Exercise instructions
An exact reproduction of all entries is expected.

(Source records)
★ ★ ★ ★ ★ ★ ★

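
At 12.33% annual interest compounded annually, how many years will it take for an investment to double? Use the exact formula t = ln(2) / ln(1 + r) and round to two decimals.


Doubling condition: (1 + r)^t = 2
Take ln of both sides: t × ln(1 + r) = ln(2)
t = ln(2) / ln(1 + r)
t = 0.693147 / 0.116271
t = 5.96

t = ln(2) / ln(1 + r) = 5.96 years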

★ ★ ★ ★ ★ ★ ★

Solved exercise
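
At 12.33% annual interest compounded annually, how many years will it take for an investment to double? Use the exact formula t = ln(2) / ln(1 + r) and round to two decimals.


Doubling condition: (1 + r)^t = 2
Take ln of both sides: t × ln(1 + r) = ln(2)
t = ln(2) / ln(1 + r)
t = 0.693147 / 0.116271
t = 5.96

t = ln(2) / ln(1 + r) = 5.96 years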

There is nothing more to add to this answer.